What is required
Every entry below must be reproduced exactly.
BEGIN
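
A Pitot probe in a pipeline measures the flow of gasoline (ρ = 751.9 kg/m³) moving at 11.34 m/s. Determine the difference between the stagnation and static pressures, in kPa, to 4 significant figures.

ΔP ≈ 48.35 kPa

Bernoulli between the free stream and the stagnation point: ½ρv² = P_stag − P_static.
ΔP = ½·751.9·11.34² = 48350 Pa.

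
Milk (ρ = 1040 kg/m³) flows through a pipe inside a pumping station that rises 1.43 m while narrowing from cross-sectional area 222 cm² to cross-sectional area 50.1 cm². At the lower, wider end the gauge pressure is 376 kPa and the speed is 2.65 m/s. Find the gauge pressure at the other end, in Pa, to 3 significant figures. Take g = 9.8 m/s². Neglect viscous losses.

The volume flow rate is constant, so v₂ = (A₁/A₂)v₁ = (222/50.1)·2.65 = 11.7 m/s.
Energy conservation along the streamline gives P₂ = P₁ − ½ρ(v₂² − v₁²) − ρg(h₂ − h₁).
P₂ = 376000 + ½·1040·(2.65² − 11.7²) − 1040·9.8·(+1.43) = 376000 + (-68000) − (14600) = 293000 Pa.

P₂ ≈ 293000 Pa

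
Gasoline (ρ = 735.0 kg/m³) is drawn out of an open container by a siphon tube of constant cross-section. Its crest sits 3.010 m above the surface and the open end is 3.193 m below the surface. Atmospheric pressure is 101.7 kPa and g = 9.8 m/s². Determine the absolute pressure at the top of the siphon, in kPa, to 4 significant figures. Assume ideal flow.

Bernoulli surface→outlet gives ½v² = g·h_out, so v = √(2·9.8·3.193) = 7.911 m/s.
With constant cross-section the crest speed equals v; applying Bernoulli from the surface up to the crest, P_top = P_atm − ½ρv² − ρg·h_top.
P_top = 101700 − ½·735.0·7.911² − 735.0·9.8·3.010 = 57020 Pa.

57.02 kPa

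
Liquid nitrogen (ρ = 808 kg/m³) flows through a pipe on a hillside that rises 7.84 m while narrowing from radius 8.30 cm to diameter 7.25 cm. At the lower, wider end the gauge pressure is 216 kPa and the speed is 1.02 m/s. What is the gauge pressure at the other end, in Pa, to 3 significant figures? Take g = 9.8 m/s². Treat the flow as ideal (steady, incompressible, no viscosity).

The volume flow rate is constant, so v₂ = (A₁/A₂)v₁ = (216/41.3)·1.02 = 5.35 m/s.
Applying Bernoulli between the two ends and solving for P₂: P₂ = P₁ + ½ρ(v₁² − v₂²) − ρgΔh.
P₂ = 216000 + ½·808·(1.02² − 5.35²) − 808·9.8·(+7.84) = 216000 + (-11100) − (62100) = 143000 Pa.

P₂ ≈ 143000 Pa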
END
Answer to this exercise
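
A Pitot probe in a pipeline measures the flow of gasoline (ρ = 751.9 kg/m³) moving at 11.34 m/s. Determine the difference between the stagnation and static pressures, in kPa, to 4 significant figures.

ΔP ≈ 48.35 kPa

Bernoulli between the free stream and the stagnation point: ½ρv² = P_stag − P_static.
ΔP = ½·751.9·11.34² = 48350 Pa.

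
Milk (ρ = 1040 kg/m³) flows through a pipe inside a pumping station that rises 1.43 m while narrowing from cross-sectional area 222 cm² to cross-sectional area 50.1 cm². At the lower, wider end the gauge pressure is 376 kPa and the speed is 2.65 m/s. Find the gauge pressure at the other end, in Pa, to 3 significant figures. Take g = 9.8 m/s². Neglect viscous losses.

The volume flow rate is constant, so v₂ = (A₁/A₂)v₁ = (222/50.1)·2.65 = 11.7 m/s.
Energy conservation along the streamline gives P₂ = P₁ − ½ρ(v₂² − v₁²) − ρg(h₂ − h₁).
P₂ = 376000 + ½·1040·(2.65² − 11.7²) − 1040·9.8·(+1.43) = 376000 + (-68000) − (14600) = 293000 Pa.

P₂ ≈ 293000 Pa

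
Gasoline (ρ = 735.0 kg/m³) is drawn out of an open container by a siphon tube of constant cross-section. Its crest sits 3.010 m above the surface and the open end is 3.193 m below the surface. Atmospheric pressure is 101.7 kPa and g = 9.8 m/s². Determine the absolute pressure at the top of the siphon, in kPa, to 4 significant figures. Assume ideal flow.

Bernoulli surface→outlet gives ½v² = g·h_out, so v = √(2·9.8·3.193) = 7.911 m/s.
With constant cross-section the crest speed equals v; applying Bernoulli from the surface up to the crest, P_top = P_atm − ½ρv² − ρg·h_top.
P_top = 101700 − ½·735.0·7.911² − 735.0·9.8·3.010 = 57020 Pa.

57.02 kPa

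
Liquid nitrogen (ρ = 808 kg/m³) flows through a pipe on a hillside that rises 7.84 m while narrowing from radius 8.30 cm to diameter 7.25 cm. At the lower, wider end the gauge pressure is 216 kPa and the speed is 1.02 m/s. What is the gauge pressure at the other end, in Pa, to 3 significant figures? Take g = 9.8 m/s². Treat the flow as ideal (steady, incompressible, no viscosity).

The volume flow rate is constant, so v₂ = (A₁/A₂)v₁ = (216/41.3)·1.02 = 5.35 m/s.
Applying Bernoulli between the two ends and solving for P₂: P₂ = P₁ + ½ρ(v₁² − v₂²) − ρgΔh.
P₂ = 216000 + ½·808·(1.02² − 5.35²) − 808·9.8·(+7.84) = 216000 + (-11100) − (62100) = 143000 Pa.

P₂ ≈ 143000 Pa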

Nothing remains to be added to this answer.